Search the records below for the word "construction" and show every line where it occurs.
Start of Given information
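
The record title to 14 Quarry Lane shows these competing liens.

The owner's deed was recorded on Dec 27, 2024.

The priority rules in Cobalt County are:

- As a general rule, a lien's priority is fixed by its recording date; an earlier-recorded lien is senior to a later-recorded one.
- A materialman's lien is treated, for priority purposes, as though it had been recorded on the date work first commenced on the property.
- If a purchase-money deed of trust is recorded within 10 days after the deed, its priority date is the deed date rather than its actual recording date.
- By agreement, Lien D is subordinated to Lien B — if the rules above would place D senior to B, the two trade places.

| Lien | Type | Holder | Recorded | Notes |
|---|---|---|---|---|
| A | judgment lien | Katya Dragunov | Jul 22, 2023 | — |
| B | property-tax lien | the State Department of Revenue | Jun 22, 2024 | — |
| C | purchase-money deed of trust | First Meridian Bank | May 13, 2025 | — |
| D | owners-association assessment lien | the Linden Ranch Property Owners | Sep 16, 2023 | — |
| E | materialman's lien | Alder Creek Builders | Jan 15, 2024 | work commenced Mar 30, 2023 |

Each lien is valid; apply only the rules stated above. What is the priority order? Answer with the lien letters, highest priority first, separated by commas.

E, A, B, D, C

First, effective dates: C was recorded 137 days after the deed, outside the 10-day window, so it keeps its recording date; E relates back to Mar 30, 2023 (work commenced).
By effective date, earliest first: E (Mar 30, 2023), A (Jul 22, 2023), D (Sep 16, 2023), B (Jun 22, 2024), C (May 13, 2025).
D would otherwise be senior to B, so under the subordination agreement D and B exchange positions.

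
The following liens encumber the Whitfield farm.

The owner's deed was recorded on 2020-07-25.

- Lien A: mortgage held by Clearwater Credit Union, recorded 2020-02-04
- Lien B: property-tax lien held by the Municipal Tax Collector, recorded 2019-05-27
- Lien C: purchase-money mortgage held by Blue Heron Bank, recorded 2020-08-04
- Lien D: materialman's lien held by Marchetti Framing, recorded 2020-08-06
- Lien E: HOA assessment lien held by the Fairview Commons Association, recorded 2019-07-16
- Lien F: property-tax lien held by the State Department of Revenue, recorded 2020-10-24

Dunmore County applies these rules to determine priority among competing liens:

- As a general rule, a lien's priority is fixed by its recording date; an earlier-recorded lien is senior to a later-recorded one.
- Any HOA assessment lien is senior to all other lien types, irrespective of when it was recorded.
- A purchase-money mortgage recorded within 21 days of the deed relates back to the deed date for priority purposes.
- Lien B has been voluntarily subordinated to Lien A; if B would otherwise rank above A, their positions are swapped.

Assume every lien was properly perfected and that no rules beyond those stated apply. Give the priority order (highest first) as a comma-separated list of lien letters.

Effective dates: C's effective date is the deed date, 2020-07-25.
E, as an HOA assessment lien, has superpriority and ranks first.
Among the remaining liens, by effective date: B (2019-05-27), A (2020-02-04), C (2020-07-25), D (2020-08-06), F (2020-10-24).
B is senior to A before the subordination, so the two trade places.

E, A, B, C, D, F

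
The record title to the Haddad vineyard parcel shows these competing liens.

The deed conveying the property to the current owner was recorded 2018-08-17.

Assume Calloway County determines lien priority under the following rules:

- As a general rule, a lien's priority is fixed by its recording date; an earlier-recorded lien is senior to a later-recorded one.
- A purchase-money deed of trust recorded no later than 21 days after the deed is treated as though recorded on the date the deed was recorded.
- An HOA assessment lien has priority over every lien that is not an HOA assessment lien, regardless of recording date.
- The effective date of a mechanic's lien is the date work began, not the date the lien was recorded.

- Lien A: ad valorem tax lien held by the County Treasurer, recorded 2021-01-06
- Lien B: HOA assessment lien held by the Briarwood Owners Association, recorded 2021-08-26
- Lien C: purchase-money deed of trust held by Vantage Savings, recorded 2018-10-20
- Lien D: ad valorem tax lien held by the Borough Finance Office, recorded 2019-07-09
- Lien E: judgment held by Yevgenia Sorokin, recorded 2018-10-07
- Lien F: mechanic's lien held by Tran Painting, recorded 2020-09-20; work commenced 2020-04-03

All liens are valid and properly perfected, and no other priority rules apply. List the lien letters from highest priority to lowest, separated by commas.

B, E, C, D, F, A

Effective dates: C missed the 21-day window (64 days after the deed), so its recording date stands; F is treated as recorded 2020-04-03, the work-commencement date.
B is an HOA assessment lien, so it outranks all other liens regardless of date.
Ordering the rest by effective date: E (2018-10-07), C (2018-10-20), D (2019-07-09), F (2020-04-03), A (2021-01-06).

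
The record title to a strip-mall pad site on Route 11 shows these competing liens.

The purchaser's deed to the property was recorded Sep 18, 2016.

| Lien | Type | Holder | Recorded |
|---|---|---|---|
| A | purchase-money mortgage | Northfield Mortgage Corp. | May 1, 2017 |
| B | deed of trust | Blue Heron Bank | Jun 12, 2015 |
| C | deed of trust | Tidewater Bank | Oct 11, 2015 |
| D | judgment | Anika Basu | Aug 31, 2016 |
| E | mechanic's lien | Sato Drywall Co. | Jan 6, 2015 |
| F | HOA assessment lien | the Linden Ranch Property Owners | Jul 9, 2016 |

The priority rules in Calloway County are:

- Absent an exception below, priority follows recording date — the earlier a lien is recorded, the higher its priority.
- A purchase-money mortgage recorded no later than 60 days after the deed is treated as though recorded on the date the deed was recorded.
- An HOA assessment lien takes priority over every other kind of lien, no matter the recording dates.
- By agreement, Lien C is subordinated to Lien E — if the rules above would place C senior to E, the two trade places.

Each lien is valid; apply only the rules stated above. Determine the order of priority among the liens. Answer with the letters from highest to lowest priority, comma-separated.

Adjusting effective dates: A was recorded 225 days after the deed — beyond 60 days — so no relation-back applies.
F is an HOA assessment lien, so it outranks all other liens regardless of date.
Remaining liens by effective date: E (Jan 6, 2015), B (Jun 12, 2015), C (Oct 11, 2015), D (Aug 31, 2016), A (May 1, 2017).
C already ranks below E; the subordination has no effect.

F, E, B, C, D, A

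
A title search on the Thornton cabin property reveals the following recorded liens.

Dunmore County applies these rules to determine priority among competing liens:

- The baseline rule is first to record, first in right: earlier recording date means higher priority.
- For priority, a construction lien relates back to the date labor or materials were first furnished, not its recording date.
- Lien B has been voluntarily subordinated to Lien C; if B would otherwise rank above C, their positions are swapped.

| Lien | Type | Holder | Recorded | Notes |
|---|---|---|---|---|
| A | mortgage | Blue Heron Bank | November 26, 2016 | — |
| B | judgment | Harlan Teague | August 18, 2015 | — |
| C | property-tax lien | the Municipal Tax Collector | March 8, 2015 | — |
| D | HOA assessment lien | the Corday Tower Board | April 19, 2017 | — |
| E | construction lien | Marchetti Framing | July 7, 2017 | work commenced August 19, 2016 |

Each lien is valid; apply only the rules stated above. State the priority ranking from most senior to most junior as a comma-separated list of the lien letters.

Adjusting effective dates: E relates back to August 19, 2016 (work commenced).
By effective date: C (March 8, 2015), B (August 18, 2015), E (August 19, 2016), A (November 26, 2016), D (April 19, 2017).
B is already junior to C, so the subordination agreement changes nothing.

C, B, E, A, D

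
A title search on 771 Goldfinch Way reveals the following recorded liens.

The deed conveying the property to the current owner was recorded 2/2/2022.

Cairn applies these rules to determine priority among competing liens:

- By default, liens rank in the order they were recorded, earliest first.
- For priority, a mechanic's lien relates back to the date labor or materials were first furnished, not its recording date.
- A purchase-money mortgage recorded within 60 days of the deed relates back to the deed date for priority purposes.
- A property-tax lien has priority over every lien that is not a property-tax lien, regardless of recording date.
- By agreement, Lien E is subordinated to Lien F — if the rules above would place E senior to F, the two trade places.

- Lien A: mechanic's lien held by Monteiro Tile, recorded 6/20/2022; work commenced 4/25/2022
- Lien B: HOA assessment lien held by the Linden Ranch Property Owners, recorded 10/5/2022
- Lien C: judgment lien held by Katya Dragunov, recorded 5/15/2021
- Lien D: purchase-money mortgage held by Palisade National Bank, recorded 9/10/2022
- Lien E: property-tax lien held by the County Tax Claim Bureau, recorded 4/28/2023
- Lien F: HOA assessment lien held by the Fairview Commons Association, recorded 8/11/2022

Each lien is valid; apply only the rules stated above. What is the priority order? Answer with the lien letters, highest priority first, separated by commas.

F, C, A, E, D, B

Effective dates: A is treated as recorded 4/25/2022, the work-commencement date; D missed the 60-day window (220 days after the deed), so its recording date stands.
As a property-tax lien, E is senior to every other lien.
Ordering the rest by effective date: C (5/15/2021), A (4/25/2022), F (8/11/2022), D (9/10/2022), B (10/5/2022).
Because E would otherwise rank above F, the subordination swaps them.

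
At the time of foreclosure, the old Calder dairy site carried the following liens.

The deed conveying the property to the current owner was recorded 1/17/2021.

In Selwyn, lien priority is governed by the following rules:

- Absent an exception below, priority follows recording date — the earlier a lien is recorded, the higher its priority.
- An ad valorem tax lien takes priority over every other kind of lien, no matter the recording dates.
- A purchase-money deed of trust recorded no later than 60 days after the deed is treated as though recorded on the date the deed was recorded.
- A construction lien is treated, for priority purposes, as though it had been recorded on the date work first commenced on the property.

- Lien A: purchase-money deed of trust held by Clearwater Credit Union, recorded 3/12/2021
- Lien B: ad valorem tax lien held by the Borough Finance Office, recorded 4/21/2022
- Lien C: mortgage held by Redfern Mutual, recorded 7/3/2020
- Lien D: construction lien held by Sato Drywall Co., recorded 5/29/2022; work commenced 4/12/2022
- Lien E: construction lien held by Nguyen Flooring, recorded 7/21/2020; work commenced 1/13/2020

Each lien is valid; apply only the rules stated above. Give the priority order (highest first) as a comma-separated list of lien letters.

Adjusting effective dates: A relates back to the deed date 1/17/2021; D's effective date is 4/12/2022, when work began; E relates back to 1/13/2020 (work commenced).
B is an ad valorem tax lien and takes priority over every other lien.
Remaining liens by effective date: E (1/13/2020), C (7/3/2020), A (1/17/2021), D (4/12/2022).

B, E, C, A, D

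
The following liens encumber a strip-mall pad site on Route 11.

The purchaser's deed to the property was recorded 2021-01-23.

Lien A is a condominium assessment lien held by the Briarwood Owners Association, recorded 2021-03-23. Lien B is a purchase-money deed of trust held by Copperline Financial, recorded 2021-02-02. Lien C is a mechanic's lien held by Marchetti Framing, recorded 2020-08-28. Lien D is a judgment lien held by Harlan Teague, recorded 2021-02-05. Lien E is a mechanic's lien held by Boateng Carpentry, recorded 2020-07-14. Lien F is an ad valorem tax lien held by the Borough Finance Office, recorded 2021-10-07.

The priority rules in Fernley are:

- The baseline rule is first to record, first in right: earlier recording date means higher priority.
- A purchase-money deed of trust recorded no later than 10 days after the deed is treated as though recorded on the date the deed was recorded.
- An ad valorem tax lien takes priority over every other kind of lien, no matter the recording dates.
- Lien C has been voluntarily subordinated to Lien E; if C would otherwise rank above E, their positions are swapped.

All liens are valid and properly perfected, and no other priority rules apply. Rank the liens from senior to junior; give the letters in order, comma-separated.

F, E, C, B, D, A

Effective dates after the stated exceptions: B's effective date is the deed date, 2021-01-23.
F is an ad valorem tax lien, so it outranks all other liens regardless of date.
The other liens, earliest effective date first: E (2020-07-14), C (2020-08-28), B (2021-01-23), D (2021-02-05), A (2021-03-23).
C is already junior to E, so the subordination agreement changes nothing.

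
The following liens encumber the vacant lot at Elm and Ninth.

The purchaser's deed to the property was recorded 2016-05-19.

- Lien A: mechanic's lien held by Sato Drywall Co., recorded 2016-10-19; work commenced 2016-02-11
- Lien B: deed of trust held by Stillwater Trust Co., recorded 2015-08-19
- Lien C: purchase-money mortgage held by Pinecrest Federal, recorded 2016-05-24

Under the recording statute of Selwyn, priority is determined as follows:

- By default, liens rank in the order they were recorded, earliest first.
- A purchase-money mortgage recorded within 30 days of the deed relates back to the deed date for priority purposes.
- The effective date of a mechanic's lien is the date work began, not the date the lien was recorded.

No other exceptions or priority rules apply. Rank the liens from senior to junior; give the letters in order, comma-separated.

B, A, C

Effective dates: A relates back to 2016-02-11 (work commenced); C was recorded within the 30-day window, so its effective date is the deed date 2016-05-19.
Sorted by effective date: B (2015-08-19), A (2016-02-11), C (2016-05-19).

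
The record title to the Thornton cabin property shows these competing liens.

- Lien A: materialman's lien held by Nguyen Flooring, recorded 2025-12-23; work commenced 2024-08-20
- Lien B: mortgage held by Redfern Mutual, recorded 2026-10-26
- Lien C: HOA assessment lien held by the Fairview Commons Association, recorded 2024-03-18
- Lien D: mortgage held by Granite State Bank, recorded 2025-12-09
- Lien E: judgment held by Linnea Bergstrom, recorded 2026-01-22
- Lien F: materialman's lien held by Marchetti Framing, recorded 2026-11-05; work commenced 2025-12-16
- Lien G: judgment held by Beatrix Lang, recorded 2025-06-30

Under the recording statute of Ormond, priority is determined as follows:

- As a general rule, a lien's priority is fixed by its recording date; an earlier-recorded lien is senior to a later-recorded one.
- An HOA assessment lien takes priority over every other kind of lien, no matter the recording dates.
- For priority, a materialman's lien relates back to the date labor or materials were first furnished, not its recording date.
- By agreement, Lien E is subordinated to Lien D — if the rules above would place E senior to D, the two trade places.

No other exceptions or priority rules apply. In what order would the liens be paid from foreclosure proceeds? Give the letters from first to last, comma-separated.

C, A, G, D, F, E, B

Adjusting effective dates: A's effective date is 2024-08-20, when work began; F's effective date is 2025-12-16, when work began.
As an HOA assessment lien, C is senior to every other lien.
Among the remaining liens, by effective date: A (2024-08-20), G (2025-06-30), D (2025-12-09), F (2025-12-16), E (2026-01-22), B (2026-10-26).
E is already junior to D, so the subordination agreement changes nothing.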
End of Given information
(Written answer)
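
- For priority, a construction lien relates back to the date labor or materials were first furnished, not its recording date.
| E | construction lien | Marchetti Framing | July 7, 2017 | work commenced August 19, 2016 |
- A construction lien is treated, for priority purposes, as though it had been recorded on the date work first commenced on the property.
- Lien D: construction lien held by Sato Drywall Co., recorded 5/29/2022; work commenced 4/12/2022
- Lien E: construction lien held by Nguyen Flooring, recorded 7/21/2020; work commenced 1/13/2020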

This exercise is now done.